* Assignment
Please write out every entry below, word for word.

-- Information provided follows --

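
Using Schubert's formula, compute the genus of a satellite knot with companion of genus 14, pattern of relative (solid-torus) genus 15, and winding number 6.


Schubert: g(satellite) = g_rel(pattern) + |winding| * g(companion),
where g_rel(pattern) is the genus of the pattern relative to the solid torus.
= 15 + 6 * 14
= 15 + 84 = 99

99


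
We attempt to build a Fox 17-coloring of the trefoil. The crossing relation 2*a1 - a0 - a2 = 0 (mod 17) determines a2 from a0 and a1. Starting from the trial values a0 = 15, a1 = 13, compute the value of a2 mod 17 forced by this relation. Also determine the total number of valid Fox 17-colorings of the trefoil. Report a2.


Step 1: Apply the given crossing relation 2*a1 - a0 - a2 = 0 (mod 17).
  a2 = 2*a1 - a0 mod 17
  a2 = 2*13 - 15 mod 17
  a2 = 26 - 15 mod 17
  a2 = 11 mod 17 = 11
Step 2: The trefoil has determinant 3.
  Number of Fox p-colorings (p prime) is p^2 if p = 3, else p.
  Since 17 does not divide 3, only trivial (constant) colorings exist.
  (So the trial a0 = 15, a1 = 13 with a0 != a1 does NOT extend to a valid coloring of the whole trefoil: the other two crossing relations require 3*(a1 - a0) = 0 (mod 17), which fails.)
  Total colorings = 17
Step 3: a2 = 11, total Fox 17-colorings = 17

11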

-- Information provided concluded --

* Finished exercise
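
Using Schubert's formula, compute the genus of a satellite knot with companion of genus 14, pattern of relative (solid-torus) genus 15, and winding number 6.


Schubert: g(satellite) = g_rel(pattern) + |winding| * g(companion),
where g_rel(pattern) is the genus of the pattern relative to the solid torus.
= 15 + 6 * 14
= 15 + 84 = 99

99


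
We attempt to build a Fox 17-coloring of the trefoil. The crossing relation 2*a1 - a0 - a2 = 0 (mod 17) determines a2 from a0 and a1. Starting from the trial values a0 = 15, a1 = 13, compute the value of a2 mod 17 forced by this relation. Also determine the total number of valid Fox 17-colorings of the trefoil. Report a2.


Step 1: Apply the given crossing relation 2*a1 - a0 - a2 = 0 (mod 17).
  a2 = 2*a1 - a0 mod 17
  a2 = 2*13 - 15 mod 17
  a2 = 26 - 15 mod 17
  a2 = 11 mod 17 = 11
Step 2: The trefoil has determinant 3.
  Number of Fox p-colorings (p prime) is p^2 if p = 3, else p.
  Since 17 does not divide 3, only trivial (constant) colorings exist.
  (So the trial a0 = 15, a1 = 13 with a0 != a1 does NOT extend to a valid coloring of the whole trefoil: the other two crossing relations require 3*(a1 - a0) = 0 (mod 17), which fails.)
  Total colorings = 17
Step 3: a2 = 11, total Fox 17-colorings = 17

11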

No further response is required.